[Data for processing]:

* * *

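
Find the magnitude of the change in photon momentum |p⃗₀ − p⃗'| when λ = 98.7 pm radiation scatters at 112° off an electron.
1.0950e-23 kg·m/s

Photon momentum magnitude is p = h/λ.

Initial momentum:
p₀ = h/λ = 6.6261e-34/9.8700e-11 = 6.7133e-24 kg·m/s

After scattering:
λ' = λ + Δλ = 98.7 + 3.3352 = 102.0352 pm
p' = h/λ' = 6.6261e-34/1.0204e-10 = 6.4939e-24 kg·m/s

Momentum is a vector; the scattered photon's direction makes angle θ = 112° with the incident direction. The magnitude of the vector change Δp⃗ = p⃗₀ − p⃗' is found from the law of cosines:
|Δp⃗|² = p₀² + p'² − 2p₀p'cos θ
|Δp⃗|² = (6.7133e-24)² + (6.4939e-24)² − 2·6.7133e-24·6.4939e-24·cos(112°)
|Δp⃗| = 1.0950e-23 kg·m/s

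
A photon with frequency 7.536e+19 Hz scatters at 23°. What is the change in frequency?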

* * *

[Directions]:
All lines of the data above must be repeated exactly.

[Answer for this exercise]:
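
Find the magnitude of the change in photon momentum |p⃗₀ − p⃗'| when λ = 98.7 pm radiation scatters at 112° off an electron.
1.0950e-23 kg·m/s

Photon momentum magnitude is p = h/λ.

Initial momentum:
p₀ = h/λ = 6.6261e-34/9.8700e-11 = 6.7133e-24 kg·m/s

After scattering:
λ' = λ + Δλ = 98.7 + 3.3352 = 102.0352 pm
p' = h/λ' = 6.6261e-34/1.0204e-10 = 6.4939e-24 kg·m/s

Momentum is a vector; the scattered photon's direction makes angle θ = 112° with the incident direction. The magnitude of the vector change Δp⃗ = p⃗₀ − p⃗' is found from the law of cosines:
|Δp⃗|² = p₀² + p'² − 2p₀p'cos θ
|Δp⃗|² = (6.7133e-24)² + (6.4939e-24)² − 2·6.7133e-24·6.4939e-24·cos(112°)
|Δp⃗| = 1.0950e-23 kg·m/s

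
A photon with frequency 7.536e+19 Hz scatters at 23°. What is the change in frequency?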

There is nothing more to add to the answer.